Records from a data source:
*** Block opens ***
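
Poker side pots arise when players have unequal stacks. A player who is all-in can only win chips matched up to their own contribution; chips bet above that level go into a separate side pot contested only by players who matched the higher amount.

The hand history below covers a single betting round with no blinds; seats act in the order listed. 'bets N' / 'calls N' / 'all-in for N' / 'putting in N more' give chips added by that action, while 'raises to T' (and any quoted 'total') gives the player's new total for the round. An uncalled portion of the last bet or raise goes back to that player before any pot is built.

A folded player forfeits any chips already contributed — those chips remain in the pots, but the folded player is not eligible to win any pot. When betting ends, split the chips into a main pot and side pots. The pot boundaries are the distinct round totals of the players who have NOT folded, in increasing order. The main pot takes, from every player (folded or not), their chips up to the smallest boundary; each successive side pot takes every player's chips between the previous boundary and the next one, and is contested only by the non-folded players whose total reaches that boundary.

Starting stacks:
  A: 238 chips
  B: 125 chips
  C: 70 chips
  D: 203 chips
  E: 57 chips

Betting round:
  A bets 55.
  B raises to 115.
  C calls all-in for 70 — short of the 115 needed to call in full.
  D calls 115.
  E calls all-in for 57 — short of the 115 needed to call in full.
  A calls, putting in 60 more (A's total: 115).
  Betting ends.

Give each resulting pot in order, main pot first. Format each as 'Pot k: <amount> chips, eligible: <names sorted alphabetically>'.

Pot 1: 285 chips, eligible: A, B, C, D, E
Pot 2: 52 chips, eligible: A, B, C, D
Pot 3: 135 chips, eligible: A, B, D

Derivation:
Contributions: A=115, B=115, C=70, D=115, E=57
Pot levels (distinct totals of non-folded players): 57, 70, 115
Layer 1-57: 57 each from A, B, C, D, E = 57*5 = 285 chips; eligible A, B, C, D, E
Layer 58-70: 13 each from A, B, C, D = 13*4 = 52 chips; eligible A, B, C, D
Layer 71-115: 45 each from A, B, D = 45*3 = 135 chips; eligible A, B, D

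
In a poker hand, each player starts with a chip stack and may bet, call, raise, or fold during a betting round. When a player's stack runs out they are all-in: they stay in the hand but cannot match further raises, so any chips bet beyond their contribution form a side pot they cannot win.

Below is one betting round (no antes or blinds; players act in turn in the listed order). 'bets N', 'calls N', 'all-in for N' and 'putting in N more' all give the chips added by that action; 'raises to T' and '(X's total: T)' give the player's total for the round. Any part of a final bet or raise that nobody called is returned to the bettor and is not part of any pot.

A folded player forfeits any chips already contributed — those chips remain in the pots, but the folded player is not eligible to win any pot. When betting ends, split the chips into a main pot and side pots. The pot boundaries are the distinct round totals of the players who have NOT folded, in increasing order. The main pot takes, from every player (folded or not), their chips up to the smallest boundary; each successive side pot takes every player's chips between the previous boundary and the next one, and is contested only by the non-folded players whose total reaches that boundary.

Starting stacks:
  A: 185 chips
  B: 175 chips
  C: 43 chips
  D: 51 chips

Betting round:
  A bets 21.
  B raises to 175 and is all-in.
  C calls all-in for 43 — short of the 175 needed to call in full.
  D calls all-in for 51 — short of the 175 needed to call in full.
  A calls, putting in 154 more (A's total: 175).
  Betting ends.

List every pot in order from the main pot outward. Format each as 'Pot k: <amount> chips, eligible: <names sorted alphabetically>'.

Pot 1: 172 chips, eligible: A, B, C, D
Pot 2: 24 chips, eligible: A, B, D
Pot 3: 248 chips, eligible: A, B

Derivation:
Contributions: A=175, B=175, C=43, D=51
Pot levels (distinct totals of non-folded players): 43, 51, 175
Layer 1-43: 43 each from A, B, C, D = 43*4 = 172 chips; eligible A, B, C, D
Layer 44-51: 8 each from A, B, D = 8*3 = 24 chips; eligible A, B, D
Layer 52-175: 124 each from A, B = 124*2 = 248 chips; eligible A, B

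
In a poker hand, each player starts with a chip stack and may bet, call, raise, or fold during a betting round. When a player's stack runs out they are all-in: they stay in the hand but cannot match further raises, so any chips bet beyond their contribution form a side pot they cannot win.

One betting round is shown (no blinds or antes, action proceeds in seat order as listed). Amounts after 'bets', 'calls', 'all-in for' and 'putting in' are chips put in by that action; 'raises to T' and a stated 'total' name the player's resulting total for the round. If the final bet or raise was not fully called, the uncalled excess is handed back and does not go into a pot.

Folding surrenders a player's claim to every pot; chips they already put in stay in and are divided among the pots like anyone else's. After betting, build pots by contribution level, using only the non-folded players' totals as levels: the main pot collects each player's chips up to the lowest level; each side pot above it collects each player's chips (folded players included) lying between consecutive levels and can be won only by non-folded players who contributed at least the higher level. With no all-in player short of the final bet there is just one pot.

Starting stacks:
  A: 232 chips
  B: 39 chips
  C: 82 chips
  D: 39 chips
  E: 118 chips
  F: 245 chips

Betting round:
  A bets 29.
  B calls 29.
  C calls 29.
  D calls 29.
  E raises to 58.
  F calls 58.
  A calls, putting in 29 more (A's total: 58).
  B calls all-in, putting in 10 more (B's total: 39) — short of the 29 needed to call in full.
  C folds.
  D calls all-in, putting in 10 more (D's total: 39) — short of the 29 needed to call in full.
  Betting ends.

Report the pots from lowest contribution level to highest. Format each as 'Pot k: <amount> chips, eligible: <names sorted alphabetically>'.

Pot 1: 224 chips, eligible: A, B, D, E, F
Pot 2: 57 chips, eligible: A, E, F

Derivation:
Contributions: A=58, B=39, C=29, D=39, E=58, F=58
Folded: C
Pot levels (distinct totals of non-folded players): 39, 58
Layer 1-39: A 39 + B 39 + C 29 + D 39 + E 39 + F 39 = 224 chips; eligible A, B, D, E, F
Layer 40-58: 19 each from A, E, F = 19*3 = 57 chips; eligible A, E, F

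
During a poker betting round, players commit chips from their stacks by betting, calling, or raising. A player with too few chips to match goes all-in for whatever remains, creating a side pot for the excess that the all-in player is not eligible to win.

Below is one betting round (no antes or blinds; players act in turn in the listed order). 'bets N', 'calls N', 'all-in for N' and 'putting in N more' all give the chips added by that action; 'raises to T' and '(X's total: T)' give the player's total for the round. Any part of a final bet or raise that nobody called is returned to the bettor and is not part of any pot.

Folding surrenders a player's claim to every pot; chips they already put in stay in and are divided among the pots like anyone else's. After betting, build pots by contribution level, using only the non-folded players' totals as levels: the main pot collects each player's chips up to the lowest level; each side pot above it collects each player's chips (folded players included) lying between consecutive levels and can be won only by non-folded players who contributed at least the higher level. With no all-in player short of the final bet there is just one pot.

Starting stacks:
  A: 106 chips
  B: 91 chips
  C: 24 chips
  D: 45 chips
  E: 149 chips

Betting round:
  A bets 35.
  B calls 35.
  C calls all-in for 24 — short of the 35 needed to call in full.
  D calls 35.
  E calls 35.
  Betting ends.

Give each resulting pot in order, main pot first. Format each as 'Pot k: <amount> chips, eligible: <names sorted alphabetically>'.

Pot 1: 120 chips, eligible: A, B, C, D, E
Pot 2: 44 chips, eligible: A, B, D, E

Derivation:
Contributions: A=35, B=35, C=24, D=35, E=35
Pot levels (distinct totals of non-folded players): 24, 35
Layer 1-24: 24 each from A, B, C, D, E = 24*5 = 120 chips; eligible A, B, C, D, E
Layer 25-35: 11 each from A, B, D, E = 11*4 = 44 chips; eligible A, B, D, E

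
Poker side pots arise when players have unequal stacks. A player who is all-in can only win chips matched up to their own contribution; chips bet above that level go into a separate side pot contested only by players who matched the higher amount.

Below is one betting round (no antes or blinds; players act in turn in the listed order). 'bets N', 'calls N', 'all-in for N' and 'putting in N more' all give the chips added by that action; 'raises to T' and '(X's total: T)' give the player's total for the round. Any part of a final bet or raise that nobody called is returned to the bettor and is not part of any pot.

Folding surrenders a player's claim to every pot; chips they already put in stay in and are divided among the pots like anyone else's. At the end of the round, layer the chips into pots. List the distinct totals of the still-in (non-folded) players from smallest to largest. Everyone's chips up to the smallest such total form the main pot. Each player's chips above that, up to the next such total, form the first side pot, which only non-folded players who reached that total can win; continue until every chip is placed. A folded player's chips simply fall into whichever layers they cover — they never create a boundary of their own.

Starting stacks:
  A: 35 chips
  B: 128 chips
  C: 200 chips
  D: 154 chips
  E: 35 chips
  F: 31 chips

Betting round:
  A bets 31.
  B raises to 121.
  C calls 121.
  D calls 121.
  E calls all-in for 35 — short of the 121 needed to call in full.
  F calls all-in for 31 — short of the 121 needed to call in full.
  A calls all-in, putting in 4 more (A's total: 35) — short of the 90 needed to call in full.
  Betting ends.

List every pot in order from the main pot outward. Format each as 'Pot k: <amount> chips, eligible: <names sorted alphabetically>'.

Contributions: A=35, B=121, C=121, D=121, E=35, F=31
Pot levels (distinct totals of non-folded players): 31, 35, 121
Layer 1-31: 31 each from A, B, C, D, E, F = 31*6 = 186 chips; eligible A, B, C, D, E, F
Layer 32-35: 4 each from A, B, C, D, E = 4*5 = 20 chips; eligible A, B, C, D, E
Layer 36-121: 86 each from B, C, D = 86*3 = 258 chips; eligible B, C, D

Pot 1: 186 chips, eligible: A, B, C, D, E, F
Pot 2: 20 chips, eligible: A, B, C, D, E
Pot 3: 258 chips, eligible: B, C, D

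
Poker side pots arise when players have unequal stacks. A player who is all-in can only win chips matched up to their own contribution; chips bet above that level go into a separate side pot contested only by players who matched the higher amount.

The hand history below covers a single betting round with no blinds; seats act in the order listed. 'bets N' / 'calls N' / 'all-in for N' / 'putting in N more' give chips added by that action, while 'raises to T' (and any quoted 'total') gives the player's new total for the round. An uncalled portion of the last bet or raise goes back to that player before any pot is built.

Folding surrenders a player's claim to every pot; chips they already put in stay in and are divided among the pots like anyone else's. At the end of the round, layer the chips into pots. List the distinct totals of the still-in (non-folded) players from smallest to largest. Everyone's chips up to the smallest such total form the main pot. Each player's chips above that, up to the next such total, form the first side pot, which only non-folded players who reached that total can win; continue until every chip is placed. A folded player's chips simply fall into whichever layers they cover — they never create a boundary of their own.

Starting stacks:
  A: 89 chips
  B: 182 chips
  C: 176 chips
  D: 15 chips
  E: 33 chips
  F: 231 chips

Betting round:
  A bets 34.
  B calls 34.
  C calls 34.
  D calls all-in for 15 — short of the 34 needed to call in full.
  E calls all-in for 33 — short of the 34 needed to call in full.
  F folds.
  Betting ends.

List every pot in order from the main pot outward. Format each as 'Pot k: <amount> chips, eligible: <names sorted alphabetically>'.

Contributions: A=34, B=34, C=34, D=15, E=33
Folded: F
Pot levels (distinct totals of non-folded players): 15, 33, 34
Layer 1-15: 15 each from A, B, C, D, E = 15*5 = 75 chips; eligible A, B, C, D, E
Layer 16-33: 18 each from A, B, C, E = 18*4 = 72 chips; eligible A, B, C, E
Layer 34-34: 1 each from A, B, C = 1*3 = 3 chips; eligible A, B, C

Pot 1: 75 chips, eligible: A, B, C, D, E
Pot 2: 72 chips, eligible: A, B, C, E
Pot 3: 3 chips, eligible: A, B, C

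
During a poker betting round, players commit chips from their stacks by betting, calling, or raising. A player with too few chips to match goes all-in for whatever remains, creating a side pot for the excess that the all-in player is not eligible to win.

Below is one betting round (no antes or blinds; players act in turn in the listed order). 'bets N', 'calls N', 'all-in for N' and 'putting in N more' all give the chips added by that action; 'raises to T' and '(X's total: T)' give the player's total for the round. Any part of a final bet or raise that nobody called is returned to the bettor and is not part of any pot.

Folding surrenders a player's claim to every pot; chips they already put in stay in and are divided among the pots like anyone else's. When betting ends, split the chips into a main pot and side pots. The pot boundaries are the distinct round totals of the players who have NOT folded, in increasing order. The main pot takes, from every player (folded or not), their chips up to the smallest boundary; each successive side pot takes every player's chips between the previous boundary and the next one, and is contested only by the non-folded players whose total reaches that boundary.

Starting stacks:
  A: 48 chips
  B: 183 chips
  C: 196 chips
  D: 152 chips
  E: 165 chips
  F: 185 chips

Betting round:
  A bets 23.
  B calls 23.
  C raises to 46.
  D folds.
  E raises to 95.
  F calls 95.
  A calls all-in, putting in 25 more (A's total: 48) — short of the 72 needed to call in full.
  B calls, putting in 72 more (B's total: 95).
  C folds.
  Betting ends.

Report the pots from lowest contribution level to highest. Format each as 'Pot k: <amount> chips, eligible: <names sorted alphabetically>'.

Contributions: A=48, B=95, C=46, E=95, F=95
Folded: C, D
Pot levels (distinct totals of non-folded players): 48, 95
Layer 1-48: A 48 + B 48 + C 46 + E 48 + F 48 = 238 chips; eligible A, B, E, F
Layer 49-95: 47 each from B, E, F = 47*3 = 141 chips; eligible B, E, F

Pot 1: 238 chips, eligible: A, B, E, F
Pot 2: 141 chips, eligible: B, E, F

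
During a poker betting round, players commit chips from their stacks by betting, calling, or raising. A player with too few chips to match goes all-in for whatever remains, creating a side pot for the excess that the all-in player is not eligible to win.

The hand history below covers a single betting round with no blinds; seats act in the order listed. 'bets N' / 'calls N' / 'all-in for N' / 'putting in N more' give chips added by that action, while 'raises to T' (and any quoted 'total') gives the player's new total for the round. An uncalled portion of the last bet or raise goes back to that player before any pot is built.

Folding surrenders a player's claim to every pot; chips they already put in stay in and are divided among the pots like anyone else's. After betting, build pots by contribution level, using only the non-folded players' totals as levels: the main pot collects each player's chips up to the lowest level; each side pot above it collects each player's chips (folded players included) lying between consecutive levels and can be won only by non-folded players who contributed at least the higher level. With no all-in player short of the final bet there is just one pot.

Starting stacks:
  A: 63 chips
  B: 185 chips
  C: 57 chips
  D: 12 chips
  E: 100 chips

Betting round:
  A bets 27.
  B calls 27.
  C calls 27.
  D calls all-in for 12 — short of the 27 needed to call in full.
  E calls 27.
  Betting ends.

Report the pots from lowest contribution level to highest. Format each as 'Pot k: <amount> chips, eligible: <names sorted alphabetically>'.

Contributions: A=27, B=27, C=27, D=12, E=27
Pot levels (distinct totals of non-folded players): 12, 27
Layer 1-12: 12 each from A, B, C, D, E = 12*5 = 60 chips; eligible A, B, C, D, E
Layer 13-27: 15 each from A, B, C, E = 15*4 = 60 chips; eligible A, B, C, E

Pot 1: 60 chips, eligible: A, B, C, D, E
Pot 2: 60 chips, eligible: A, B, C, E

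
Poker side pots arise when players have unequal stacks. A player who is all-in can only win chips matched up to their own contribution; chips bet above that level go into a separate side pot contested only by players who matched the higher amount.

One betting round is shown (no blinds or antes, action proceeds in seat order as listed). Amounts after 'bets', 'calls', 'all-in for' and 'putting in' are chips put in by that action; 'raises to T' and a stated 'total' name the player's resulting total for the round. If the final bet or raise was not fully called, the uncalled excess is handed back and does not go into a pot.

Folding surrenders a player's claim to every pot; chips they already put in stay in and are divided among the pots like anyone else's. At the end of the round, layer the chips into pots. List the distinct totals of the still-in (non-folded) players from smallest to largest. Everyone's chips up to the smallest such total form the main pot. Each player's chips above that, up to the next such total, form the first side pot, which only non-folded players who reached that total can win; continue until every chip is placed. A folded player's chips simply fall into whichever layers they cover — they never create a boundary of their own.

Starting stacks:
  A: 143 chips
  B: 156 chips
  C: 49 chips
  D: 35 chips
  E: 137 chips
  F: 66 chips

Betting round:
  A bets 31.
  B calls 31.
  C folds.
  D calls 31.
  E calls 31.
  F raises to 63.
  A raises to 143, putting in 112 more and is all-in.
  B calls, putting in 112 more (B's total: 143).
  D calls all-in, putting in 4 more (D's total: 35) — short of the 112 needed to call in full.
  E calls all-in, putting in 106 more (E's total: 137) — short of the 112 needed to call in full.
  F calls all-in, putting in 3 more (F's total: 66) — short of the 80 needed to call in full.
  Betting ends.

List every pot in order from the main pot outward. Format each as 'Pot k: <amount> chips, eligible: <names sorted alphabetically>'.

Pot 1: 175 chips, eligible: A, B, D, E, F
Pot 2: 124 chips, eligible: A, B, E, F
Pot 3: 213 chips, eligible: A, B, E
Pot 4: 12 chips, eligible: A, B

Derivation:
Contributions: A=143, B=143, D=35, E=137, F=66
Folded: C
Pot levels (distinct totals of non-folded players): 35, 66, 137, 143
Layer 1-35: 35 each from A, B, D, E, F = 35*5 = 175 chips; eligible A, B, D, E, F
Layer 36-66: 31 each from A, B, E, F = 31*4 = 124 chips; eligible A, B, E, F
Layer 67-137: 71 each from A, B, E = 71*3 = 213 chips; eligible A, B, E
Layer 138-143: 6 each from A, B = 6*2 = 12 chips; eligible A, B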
*** Block closes ***
* **Your goal**
All that belongs in the answer is the run of lines above from the line containing "C: 196 chips" through the line containing "A calls all-in, putting in 25", exactly as written.

* **Reply to the task**
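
  C: 196 chips
  D: 152 chips
  E: 165 chips
  F: 185 chips

Betting round:
  A bets 23.
  B calls 23.
  C raises to 46.
  D folds.
  E raises to 95.
  F calls 95.
  A calls all-in, putting in 25 more (A's total: 48) — short of the 72 needed to call in full.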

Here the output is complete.